[Collected data entries]
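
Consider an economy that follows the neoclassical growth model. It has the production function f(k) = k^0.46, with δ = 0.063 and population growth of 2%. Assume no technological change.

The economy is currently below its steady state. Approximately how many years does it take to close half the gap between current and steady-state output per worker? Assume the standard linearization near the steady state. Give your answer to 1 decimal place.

Near the steady state the convergence rate is λ = (1 − α)(n + δ).
λ = (1 − 0.46) × 0.083 = 0.54 × 0.083 = 0.04482
Half-life = ln 2 / λ = 0.6931 / 0.04482 ≈ 15.46 years

about 15.5 years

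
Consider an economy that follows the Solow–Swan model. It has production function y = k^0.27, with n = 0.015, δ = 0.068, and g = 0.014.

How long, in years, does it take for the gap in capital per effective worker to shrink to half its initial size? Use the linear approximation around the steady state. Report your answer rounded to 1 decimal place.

Near the steady state the convergence rate is λ = (1 − α)(n + g + δ).
λ = (1 − 0.27) × 0.097 = 0.73 × 0.097 = 0.07081
Half-life = ln 2 / λ = 0.6931 / 0.07081 ≈ 9.79 years

t_½ ≈ 9.8 years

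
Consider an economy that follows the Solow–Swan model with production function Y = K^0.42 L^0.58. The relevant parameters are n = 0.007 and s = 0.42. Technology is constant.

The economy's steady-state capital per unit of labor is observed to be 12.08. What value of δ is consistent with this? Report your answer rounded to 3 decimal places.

At the steady state, Δk = 0, so s·k^α = (n + δ)·k.
So s / (n + δ) = (k*)^(1−α) = 12.08^0.58 = 4.2423.
Therefore n + δ = s / 4.2423 = 0.42 / 4.2423 = 0.0990, so δ = 0.0990 − 0.007 = 0.0920.

δ ≈ 0.092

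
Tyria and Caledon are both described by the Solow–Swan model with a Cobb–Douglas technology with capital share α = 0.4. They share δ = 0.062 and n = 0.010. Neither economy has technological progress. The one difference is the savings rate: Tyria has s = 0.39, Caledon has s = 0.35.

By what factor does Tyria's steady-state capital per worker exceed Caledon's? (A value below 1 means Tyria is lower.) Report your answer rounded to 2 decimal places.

Steady-state k* = [s/(n + δ)]^(1/(1−α)), so the ratio is [ (s_T/(n + δ)_T) / (s_C/(n + δ)_C) ]^1.6667.
s_T/(n + δ)_T = 0.39/0.072 = 5.4167; s_C/(n + δ)_C = 0.35/0.072 = 4.8611.
Ratio = (5.4167/4.8611)^1.6667 = 1.1143^1.6667 ≈ 1.1977

ratio ≈ 1.20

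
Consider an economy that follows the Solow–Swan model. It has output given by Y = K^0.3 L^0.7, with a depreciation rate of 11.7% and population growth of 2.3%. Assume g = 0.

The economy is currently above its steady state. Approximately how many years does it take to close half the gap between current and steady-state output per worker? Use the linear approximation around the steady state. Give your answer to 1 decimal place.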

# [WORK ORDER]
Go through the records and copy each line with "population" in it.

# [TASK RESULT]
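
Consider an economy that follows the neoclassical growth model. It has the production function f(k) = k^0.46, with δ = 0.063 and population growth of 2%. Assume no technological change.
Consider an economy that follows the Solow–Swan model. It has output given by Y = K^0.3 L^0.7, with a depreciation rate of 11.7% and population growth of 2.3%. Assume g = 0.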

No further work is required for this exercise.